• [What the task requires]: Let the answer be the lines from the one with "An engineer is" to the end of the entries, copied exactly with both boundary lines kept.
--------------------------------
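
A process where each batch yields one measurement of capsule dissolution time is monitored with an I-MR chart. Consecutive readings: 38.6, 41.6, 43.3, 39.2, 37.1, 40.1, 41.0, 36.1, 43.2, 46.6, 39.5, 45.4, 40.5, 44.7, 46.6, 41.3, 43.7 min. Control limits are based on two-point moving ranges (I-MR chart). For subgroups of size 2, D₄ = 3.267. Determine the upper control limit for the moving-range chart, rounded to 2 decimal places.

12.64

Moving ranges: 3.0, 1.7, 4.1, 2.1, 3.0, 0.9, 4.9, 7.1, 3.4, 7.1, 5.9, 4.9, 4.2, 1.9, 5.3, 2.4; M̄R̄ = 61.9000 / 16 = 3.8687
UCL_MR = D₄·M̄R̄ = 3.267 × 3.8687 = 12.6392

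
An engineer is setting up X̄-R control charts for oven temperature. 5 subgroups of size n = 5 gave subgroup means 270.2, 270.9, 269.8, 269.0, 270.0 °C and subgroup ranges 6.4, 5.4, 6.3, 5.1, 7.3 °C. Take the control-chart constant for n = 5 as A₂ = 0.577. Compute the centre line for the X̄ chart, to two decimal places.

X̄̄ = (270.2 + 270.9 + 269.8 + 269.0 + 270.0) / 5 = 1349.9000 / 5 = 269.9800
CL = X̄̄ = 269.9800

269.98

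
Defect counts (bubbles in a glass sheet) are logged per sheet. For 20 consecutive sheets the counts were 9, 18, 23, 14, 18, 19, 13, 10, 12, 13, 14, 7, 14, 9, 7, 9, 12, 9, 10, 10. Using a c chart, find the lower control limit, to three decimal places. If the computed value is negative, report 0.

c̄ = (9 + 18 + 23 + 14 + 18 + 19 + 13 + 10 + 12 + 13 + 14 + 7 + 14 + 9 + 7 + 9 + 12 + 9 + 10 + 10) / 20 = 250 / 20 = 12.5000
LCL = c̄ − 3√c̄ = 12.5000 − 3 × 3.5355 = 1.8934

1.893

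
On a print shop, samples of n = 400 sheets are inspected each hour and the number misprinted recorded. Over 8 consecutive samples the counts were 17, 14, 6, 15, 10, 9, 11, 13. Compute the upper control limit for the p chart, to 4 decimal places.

0.0551

p̄ = Σdᵢ / (k·n) = 95 / (8 × 400) = 0.02969
UCL = p̄ + 3·√(p̄(1−p̄)/n) = 0.02969 + 3 × √(0.02969×0.97031/400) = 0.02969 + 3 × 0.00849 = 0.05515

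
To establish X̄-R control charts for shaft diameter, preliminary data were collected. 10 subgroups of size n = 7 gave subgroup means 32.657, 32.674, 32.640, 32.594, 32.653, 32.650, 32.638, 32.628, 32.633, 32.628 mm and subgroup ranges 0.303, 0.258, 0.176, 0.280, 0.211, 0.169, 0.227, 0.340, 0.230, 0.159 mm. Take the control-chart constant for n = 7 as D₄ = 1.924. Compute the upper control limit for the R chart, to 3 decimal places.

0.453

R̄ = (0.303 + 0.258 + 0.176 + 0.280 + 0.211 + 0.169 + 0.227 + 0.340 + 0.230 + 0.159) / 10 = 2.3530 / 10 = 0.2353
UCL_R = D₄·R̄ = 1.924 × 0.2353 = 0.4527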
--------------------------------
• [Result of the exercise]:
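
An engineer is setting up X̄-R control charts for oven temperature. 5 subgroups of size n = 5 gave subgroup means 270.2, 270.9, 269.8, 269.0, 270.0 °C and subgroup ranges 6.4, 5.4, 6.3, 5.1, 7.3 °C. Take the control-chart constant for n = 5 as A₂ = 0.577. Compute the centre line for the X̄ chart, to two decimal places.

X̄̄ = (270.2 + 270.9 + 269.8 + 269.0 + 270.0) / 5 = 1349.9000 / 5 = 269.9800
CL = X̄̄ = 269.9800

269.98

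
Defect counts (bubbles in a glass sheet) are logged per sheet. For 20 consecutive sheets the counts were 9, 18, 23, 14, 18, 19, 13, 10, 12, 13, 14, 7, 14, 9, 7, 9, 12, 9, 10, 10. Using a c chart, find the lower control limit, to three decimal places. If the computed value is negative, report 0.

c̄ = (9 + 18 + 23 + 14 + 18 + 19 + 13 + 10 + 12 + 13 + 14 + 7 + 14 + 9 + 7 + 9 + 12 + 9 + 10 + 10) / 20 = 250 / 20 = 12.5000
LCL = c̄ − 3√c̄ = 12.5000 − 3 × 3.5355 = 1.8934

1.893

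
On a print shop, samples of n = 400 sheets are inspected each hour and the number misprinted recorded. Over 8 consecutive samples the counts were 17, 14, 6, 15, 10, 9, 11, 13. Compute the upper control limit for the p chart, to 4 decimal places.

0.0551

p̄ = Σdᵢ / (k·n) = 95 / (8 × 400) = 0.02969
UCL = p̄ + 3·√(p̄(1−p̄)/n) = 0.02969 + 3 × √(0.02969×0.97031/400) = 0.02969 + 3 × 0.00849 = 0.05515

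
To establish X̄-R control charts for shaft diameter, preliminary data were collected. 10 subgroups of size n = 7 gave subgroup means 32.657, 32.674, 32.640, 32.594, 32.653, 32.650, 32.638, 32.628, 32.633, 32.628 mm and subgroup ranges 0.303, 0.258, 0.176, 0.280, 0.211, 0.169, 0.227, 0.340, 0.230, 0.159 mm. Take the control-chart constant for n = 7 as D₄ = 1.924. Compute the upper control limit for the R chart, to 3 decimal places.

0.453

R̄ = (0.303 + 0.258 + 0.176 + 0.280 + 0.211 + 0.169 + 0.227 + 0.340 + 0.230 + 0.159) / 10 = 2.3530 / 10 = 0.2353
UCL_R = D₄·R̄ = 1.924 × 0.2353 = 0.4527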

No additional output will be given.